(Provided records)
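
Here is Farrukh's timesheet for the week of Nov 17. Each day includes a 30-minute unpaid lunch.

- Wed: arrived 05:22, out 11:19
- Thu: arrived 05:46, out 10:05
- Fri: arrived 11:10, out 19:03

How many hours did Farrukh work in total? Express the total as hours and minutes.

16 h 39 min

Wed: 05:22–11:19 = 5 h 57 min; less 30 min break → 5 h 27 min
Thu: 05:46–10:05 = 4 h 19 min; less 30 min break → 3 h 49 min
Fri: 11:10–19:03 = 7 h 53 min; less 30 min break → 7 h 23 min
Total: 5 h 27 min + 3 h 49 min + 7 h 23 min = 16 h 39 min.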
(End Provided records)
(Provided records)
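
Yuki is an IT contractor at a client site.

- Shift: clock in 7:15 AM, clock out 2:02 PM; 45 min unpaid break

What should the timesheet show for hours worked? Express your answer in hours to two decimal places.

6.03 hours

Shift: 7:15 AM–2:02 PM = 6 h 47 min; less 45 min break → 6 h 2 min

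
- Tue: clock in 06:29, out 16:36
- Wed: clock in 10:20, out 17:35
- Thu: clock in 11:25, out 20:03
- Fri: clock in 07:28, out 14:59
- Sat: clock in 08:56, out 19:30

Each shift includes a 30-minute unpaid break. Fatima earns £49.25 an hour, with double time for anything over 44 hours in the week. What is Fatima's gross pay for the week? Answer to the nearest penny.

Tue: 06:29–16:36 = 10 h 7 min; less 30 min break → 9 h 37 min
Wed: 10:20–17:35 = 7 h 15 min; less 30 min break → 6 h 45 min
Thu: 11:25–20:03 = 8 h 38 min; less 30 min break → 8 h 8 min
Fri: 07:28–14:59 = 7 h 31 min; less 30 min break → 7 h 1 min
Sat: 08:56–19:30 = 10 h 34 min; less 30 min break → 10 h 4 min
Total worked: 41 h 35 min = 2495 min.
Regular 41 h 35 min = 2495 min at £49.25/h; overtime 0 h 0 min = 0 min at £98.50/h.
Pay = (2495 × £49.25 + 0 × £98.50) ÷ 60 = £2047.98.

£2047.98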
(End Provided records)
_What this task involves_. Copy the records above exactly, beginning at the line that contains "- Wed: clock in 10:20, out 17:35" and stopping after the line that contains "- Sat: clock in 08:56, out 19:30".

_Written response_.
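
- Wed: clock in 10:20, out 17:35
- Thu: clock in 11:25, out 20:03
- Fri: clock in 07:28, out 14:59
- Sat: clock in 08:56, out 19:30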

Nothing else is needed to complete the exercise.